[Collected data entries]

==============================

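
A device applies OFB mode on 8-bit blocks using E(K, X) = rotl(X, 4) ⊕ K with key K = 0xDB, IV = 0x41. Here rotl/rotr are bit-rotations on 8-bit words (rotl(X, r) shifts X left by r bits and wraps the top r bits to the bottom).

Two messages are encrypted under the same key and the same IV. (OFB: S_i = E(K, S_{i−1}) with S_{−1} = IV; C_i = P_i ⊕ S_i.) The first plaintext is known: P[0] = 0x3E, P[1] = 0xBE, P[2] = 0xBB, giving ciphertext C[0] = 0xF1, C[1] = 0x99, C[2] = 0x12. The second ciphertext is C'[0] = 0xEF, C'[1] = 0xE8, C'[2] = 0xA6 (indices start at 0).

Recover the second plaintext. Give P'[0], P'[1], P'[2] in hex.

P'[0] = 0x20, P'[1] = 0xCF, P'[2] = 0x0F

In OFB with a reused IV, both messages share the same keystream S_i, so C_i ⊕ C'_i = P_i ⊕ P'_i and thus P'_i = P_i ⊕ C_i ⊕ C'_i.
P'[0]: 0x3E ⊕ 0xF1 ⊕ 0xEF = 0x20.
P'[1]: 0xBE ⊕ 0x99 ⊕ 0xE8 = 0xCF.
P'[2]: 0xBB ⊕ 0x12 ⊕ 0xA6 = 0x0F.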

==============================

Line by line, print the records above exactly as they stand.

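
A device applies OFB mode on 8-bit blocks using E(K, X) = rotl(X, 4) ⊕ K with key K = 0xDB, IV = 0x41. Here rotl/rotr are bit-rotations on 8-bit words (rotl(X, r) shifts X left by r bits and wraps the top r bits to the bottom).

Two messages are encrypted under the same key and the same IV. (OFB: S_i = E(K, S_{i−1}) with S_{−1} = IV; C_i = P_i ⊕ S_i.) The first plaintext is known: P[0] = 0x3E, P[1] = 0xBE, P[2] = 0xBB, giving ciphertext C[0] = 0xF1, C[1] = 0x99, C[2] = 0x12. The second ciphertext is C'[0] = 0xEF, C'[1] = 0xE8, C'[2] = 0xA6 (indices start at 0).

Recover the second plaintext. Give P'[0], P'[1], P'[2] in hex.

P'[0] = 0x20, P'[1] = 0xCF, P'[2] = 0x0F

In OFB with a reused IV, both messages share the same keystream S_i, so C_i ⊕ C'_i = P_i ⊕ P'_i and thus P'_i = P_i ⊕ C_i ⊕ C'_i.
P'[0]: 0x3E ⊕ 0xF1 ⊕ 0xEF = 0x20.
P'[1]: 0xBE ⊕ 0x99 ⊕ 0xE8 = 0xCF.
P'[2]: 0xBB ⊕ 0x12 ⊕ 0xA6 = 0x0F.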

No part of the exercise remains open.